» **Try it**:
Beginning with the line containing "Option 1 awards" and ending with the last line of the records, set down every line exactly.

» **Material provided**:
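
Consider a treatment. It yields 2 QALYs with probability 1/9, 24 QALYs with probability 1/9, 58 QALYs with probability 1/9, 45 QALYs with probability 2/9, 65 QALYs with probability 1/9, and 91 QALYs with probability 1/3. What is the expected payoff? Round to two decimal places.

56.89 QALYs

EV = 1/9 × 2 + 1/9 × 24 + 1/9 × 58 + 2/9 × 45 + 1/9 × 65 + 1/3 × 91 = 0.2222 + 2.6667 + 6.4444 + 10 + 7.2222 + 30.3333 = 56.8889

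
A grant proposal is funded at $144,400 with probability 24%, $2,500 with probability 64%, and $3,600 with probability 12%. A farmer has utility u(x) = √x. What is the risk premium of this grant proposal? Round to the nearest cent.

$19,683.84

E[u] = 0.24·√144400 + 0.64·√2500 + 0.12·√3600 = 0.24·380 + 0.64·50 + 0.12·60 = 130.4
CE = (130.4)² = 17004.16
Risk premium = EV − CE = 36688 − 17004.16 = 19683.84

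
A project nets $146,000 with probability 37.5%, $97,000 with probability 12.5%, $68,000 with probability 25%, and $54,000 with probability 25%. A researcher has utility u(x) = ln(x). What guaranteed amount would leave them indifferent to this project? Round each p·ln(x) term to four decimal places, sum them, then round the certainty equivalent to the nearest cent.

$89,375.33

E[u] = 0.375·ln(146000) + 0.125·ln(97000) + 0.25·ln(68000) + 0.25·ln(54000) = 4.4593 + 1.4353 + 2.7818 + 2.7242 = 11.4006
CE = e^11.4006 ≈ 89375.33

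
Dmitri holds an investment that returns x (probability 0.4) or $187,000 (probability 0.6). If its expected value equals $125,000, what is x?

x = $32,000

0.4·x + 0.6·187000 = 125000
0.4·x = 125000 − 112200 = 12800
x = 12800 / 0.4 = 32000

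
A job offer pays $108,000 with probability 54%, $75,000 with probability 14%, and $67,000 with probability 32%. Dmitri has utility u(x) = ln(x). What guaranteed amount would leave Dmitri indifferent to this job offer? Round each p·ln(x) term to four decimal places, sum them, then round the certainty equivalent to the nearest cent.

$88,079.93

E[u] = 0.54·ln(108000) + 0.14·ln(75000) + 0.32·ln(67000) = 6.2585 + 1.5715 + 3.5560 = 11.3860
CE = e^11.3860 ≈ 88079.93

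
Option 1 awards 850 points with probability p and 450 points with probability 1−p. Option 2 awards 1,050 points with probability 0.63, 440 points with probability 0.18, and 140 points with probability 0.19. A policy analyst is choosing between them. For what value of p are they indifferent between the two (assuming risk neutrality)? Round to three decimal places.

p = 0.793

EV(Option 2) = 0.63 × 1050 + 0.18 × 440 + 0.19 × 140 = 661.5 + 79.2 + 26.6 = 767.3
p·850 + (1−p)·450 = 767.3
400p + 450 = 767.3
p = (767.3 − 450) / 400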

» **Answer section**:
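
Option 1 awards 850 points with probability p and 450 points with probability 1−p. Option 2 awards 1,050 points with probability 0.63, 440 points with probability 0.18, and 140 points with probability 0.19. A policy analyst is choosing between them. For what value of p are they indifferent between the two (assuming risk neutrality)? Round to three decimal places.

p = 0.793

EV(Option 2) = 0.63 × 1050 + 0.18 × 440 + 0.19 × 140 = 661.5 + 79.2 + 26.6 = 767.3
p·850 + (1−p)·450 = 767.3
400p + 450 = 767.3
p = (767.3 − 450) / 400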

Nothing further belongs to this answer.